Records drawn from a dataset
######

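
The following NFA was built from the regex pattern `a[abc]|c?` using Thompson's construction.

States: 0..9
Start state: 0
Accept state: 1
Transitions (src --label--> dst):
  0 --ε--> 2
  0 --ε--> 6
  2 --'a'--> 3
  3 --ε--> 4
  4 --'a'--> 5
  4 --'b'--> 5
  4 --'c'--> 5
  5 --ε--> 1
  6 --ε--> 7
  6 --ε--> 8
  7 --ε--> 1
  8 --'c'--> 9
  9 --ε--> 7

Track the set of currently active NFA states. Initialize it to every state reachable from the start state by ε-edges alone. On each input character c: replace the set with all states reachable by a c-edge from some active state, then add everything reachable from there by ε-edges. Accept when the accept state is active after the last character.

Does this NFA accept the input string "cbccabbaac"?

S₀ = ε-closure({0}) = {0,1,2,6,7,8}
'c' @ 1: {1,7,9}  [accepting]
'b' @ 2: {}  — no active states
rest 'ccabbaac' ignored (set empty)
after full input: {}  (accept=1 not in)

Answer: REJECT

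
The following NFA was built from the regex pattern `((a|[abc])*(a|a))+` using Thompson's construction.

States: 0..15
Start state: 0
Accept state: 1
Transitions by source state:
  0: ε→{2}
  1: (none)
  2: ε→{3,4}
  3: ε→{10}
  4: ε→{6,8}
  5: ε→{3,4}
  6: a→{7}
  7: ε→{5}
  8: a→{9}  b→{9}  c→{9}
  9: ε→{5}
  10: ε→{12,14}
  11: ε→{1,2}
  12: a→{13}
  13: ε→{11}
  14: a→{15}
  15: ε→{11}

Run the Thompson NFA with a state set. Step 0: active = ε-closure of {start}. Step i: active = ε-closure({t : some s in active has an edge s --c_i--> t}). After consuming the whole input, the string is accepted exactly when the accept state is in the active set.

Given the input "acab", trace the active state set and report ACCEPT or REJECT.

Answer: REJECT

Steps:
initial (ε-close {0}): {0,2,3,4,6,8,10,12,14}
'a' @ 1: {1,2,3,4,5,6,7,8,9,10,11,12,13,14,15}  [accepting]
'c' @ 2: {3,4,5,6,8,9,10,12,14}
'a' @ 3: {1,2,3,4,5,6,7,8,9,10,11,12,13,14,15}  [accepting]
'b' @ 4: {3,4,5,6,8,9,10,12,14}
after full input: {3,4,5,6,8,9,10,12,14}  (accept=1 not in)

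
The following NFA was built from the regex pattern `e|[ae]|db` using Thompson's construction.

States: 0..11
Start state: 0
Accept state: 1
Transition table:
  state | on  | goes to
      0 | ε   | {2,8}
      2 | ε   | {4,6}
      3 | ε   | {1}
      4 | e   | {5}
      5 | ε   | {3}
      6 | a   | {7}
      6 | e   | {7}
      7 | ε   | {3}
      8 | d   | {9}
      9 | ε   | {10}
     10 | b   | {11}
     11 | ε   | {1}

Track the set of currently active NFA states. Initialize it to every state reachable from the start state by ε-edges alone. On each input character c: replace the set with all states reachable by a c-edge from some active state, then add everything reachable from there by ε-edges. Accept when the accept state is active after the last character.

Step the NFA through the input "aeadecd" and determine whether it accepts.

S₀ = ε-closure({0}) = {0,2,4,6,8}
'a' @ 1: {1,3,7}  (accept∈set)
'e' @ 2: {}  — dead — no transitions
rest 'adecd' ignored (set empty)
after full input: {}  (accept=1 not in)

Answer: REJECT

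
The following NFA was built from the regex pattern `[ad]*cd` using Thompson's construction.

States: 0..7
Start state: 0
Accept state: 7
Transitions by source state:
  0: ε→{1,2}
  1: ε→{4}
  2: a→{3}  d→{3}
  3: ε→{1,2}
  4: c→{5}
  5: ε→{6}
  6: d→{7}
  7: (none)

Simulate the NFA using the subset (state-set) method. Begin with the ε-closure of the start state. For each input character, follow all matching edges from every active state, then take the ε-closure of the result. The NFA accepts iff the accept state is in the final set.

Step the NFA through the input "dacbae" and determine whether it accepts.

Answer: REJECT

Steps:
initial (ε-close {0}): {0,1,2,4}
'd' @ 1: {1,2,3,4}
'a' @ 2: {1,2,3,4}
'c' @ 3: {5,6}
'b' @ 4: {}  — dead — no transitions
rest 'ae' ignored (set empty)
after full input: {}  (accept=7 not in)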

######

Your assignment:
All of the entries above need to be output again exactly.

Task solution:
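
The following NFA was built from the regex pattern `a[abc]|c?` using Thompson's construction.

States: 0..9
Start state: 0
Accept state: 1
Transitions (src --label--> dst):
  0 --ε--> 2
  0 --ε--> 6
  2 --'a'--> 3
  3 --ε--> 4
  4 --'a'--> 5
  4 --'b'--> 5
  4 --'c'--> 5
  5 --ε--> 1
  6 --ε--> 7
  6 --ε--> 8
  7 --ε--> 1
  8 --'c'--> 9
  9 --ε--> 7

Track the set of currently active NFA states. Initialize it to every state reachable from the start state by ε-edges alone. On each input character c: replace the set with all states reachable by a c-edge from some active state, then add everything reachable from there by ε-edges. Accept when the accept state is active after the last character.

Does this NFA accept the input string "cbccabbaac"?

S₀ = ε-closure({0}) = {0,1,2,6,7,8}
'c' @ 1: {1,7,9}  [accepting]
'b' @ 2: {}  — no active states
rest 'ccabbaac' ignored (set empty)
after full input: {}  (accept=1 not in)

Answer: REJECT

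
The following NFA was built from the regex pattern `((a|[abc])*(a|a))+` using Thompson's construction.

States: 0..15
Start state: 0
Accept state: 1
Transitions by source state:
  0: ε→{2}
  1: (none)
  2: ε→{3,4}
  3: ε→{10}
  4: ε→{6,8}
  5: ε→{3,4}
  6: a→{7}
  7: ε→{5}
  8: a→{9}  b→{9}  c→{9}
  9: ε→{5}
  10: ε→{12,14}
  11: ε→{1,2}
  12: a→{13}
  13: ε→{11}
  14: a→{15}
  15: ε→{11}

Run the Thompson NFA with a state set. Step 0: active = ε-closure of {start}. Step i: active = ε-closure({t : some s in active has an edge s --c_i--> t}). After consuming the whole input, the string is accepted exactly when the accept state is in the active set.

Given the input "acab", trace the active state set and report ACCEPT or REJECT.

Answer: REJECT

Steps:
initial (ε-close {0}): {0,2,3,4,6,8,10,12,14}
'a' @ 1: {1,2,3,4,5,6,7,8,9,10,11,12,13,14,15}  [accepting]
'c' @ 2: {3,4,5,6,8,9,10,12,14}
'a' @ 3: {1,2,3,4,5,6,7,8,9,10,11,12,13,14,15}  [accepting]
'b' @ 4: {3,4,5,6,8,9,10,12,14}
after full input: {3,4,5,6,8,9,10,12,14}  (accept=1 not in)

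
The following NFA was built from the regex pattern `e|[ae]|db` using Thompson's construction.

States: 0..11
Start state: 0
Accept state: 1
Transition table:
  state | on  | goes to
      0 | ε   | {2,8}
      2 | ε   | {4,6}
      3 | ε   | {1}
      4 | e   | {5}
      5 | ε   | {3}
      6 | a   | {7}
      6 | e   | {7}
      7 | ε   | {3}
      8 | d   | {9}
      9 | ε   | {10}
     10 | b   | {11}
     11 | ε   | {1}

Track the set of currently active NFA states. Initialize it to every state reachable from the start state by ε-edges alone. On each input character c: replace the set with all states reachable by a c-edge from some active state, then add everything reachable from there by ε-edges. Accept when the accept state is active after the last character.

Step the NFA through the input "aeadecd" and determine whether it accepts.

S₀ = ε-closure({0}) = {0,2,4,6,8}
'a' @ 1: {1,3,7}  (accept∈set)
'e' @ 2: {}  — dead — no transitions
rest 'adecd' ignored (set empty)
after full input: {}  (accept=1 not in)

Answer: REJECT

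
The following NFA was built from the regex pattern `[ad]*cd` using Thompson's construction.

States: 0..7
Start state: 0
Accept state: 7
Transitions by source state:
  0: ε→{1,2}
  1: ε→{4}
  2: a→{3}  d→{3}
  3: ε→{1,2}
  4: c→{5}
  5: ε→{6}
  6: d→{7}
  7: (none)

Simulate the NFA using the subset (state-set) method. Begin with the ε-closure of the start state. For each input character, follow all matching edges from every active state, then take the ε-closure of the result. The NFA accepts iff the accept state is in the final set.

Step the NFA through the input "dacbae" and determine whether it accepts.

Answer: REJECT

Steps:
initial (ε-close {0}): {0,1,2,4}
'd' @ 1: {1,2,3,4}
'a' @ 2: {1,2,3,4}
'c' @ 3: {5,6}
'b' @ 4: {}  — dead — no transitions
rest 'ae' ignored (set empty)
after full input: {}  (accept=7 not in)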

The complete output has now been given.